> [MATERIAL SUPPLIED]
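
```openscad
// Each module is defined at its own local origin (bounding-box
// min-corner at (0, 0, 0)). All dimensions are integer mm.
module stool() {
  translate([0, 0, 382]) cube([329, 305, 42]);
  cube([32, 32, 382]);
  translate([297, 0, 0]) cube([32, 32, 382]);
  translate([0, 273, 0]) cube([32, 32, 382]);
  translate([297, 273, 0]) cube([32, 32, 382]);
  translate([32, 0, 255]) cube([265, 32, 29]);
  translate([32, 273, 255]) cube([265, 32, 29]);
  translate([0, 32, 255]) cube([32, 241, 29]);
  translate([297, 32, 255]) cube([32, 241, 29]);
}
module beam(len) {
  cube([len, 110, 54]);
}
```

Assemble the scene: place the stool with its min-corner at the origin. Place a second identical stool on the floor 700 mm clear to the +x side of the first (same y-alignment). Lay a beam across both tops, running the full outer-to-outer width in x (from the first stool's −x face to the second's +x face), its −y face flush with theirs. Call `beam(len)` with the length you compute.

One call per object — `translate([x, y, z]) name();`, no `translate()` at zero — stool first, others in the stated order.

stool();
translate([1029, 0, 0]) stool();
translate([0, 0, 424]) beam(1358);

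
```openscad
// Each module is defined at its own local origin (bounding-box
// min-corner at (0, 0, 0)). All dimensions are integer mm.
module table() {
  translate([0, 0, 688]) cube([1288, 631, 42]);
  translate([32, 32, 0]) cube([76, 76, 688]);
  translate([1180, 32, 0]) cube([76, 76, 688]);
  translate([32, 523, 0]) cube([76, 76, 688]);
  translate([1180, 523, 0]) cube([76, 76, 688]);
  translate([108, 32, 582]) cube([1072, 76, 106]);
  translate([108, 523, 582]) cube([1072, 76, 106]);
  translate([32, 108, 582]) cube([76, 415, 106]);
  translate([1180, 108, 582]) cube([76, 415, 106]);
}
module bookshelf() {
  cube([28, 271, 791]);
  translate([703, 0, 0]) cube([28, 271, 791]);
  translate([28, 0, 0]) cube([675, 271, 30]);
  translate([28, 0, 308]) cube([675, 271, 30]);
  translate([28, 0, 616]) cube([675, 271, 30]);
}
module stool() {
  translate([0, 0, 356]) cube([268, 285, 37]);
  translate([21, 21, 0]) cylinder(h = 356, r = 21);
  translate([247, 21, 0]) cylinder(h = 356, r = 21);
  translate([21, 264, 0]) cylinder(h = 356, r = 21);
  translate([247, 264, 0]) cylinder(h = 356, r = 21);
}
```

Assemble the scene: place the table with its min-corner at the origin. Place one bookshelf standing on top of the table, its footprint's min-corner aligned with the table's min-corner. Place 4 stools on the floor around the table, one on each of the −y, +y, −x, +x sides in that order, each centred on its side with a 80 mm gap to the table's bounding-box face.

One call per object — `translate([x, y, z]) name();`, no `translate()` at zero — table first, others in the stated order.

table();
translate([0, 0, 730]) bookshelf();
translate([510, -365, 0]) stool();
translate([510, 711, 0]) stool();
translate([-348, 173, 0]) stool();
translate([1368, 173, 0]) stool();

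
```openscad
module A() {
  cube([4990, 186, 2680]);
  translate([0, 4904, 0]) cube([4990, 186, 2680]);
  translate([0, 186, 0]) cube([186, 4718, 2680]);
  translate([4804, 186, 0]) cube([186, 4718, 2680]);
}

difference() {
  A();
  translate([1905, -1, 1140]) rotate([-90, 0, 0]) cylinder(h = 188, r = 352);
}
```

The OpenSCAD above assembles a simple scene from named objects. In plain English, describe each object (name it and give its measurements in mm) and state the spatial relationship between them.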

> [WHAT IS EXPECTED]
In the preceding records, how many lines include the word "cylinder"? Reply with the number only.

> [RESPONSE TO THIS EXERCISE]
5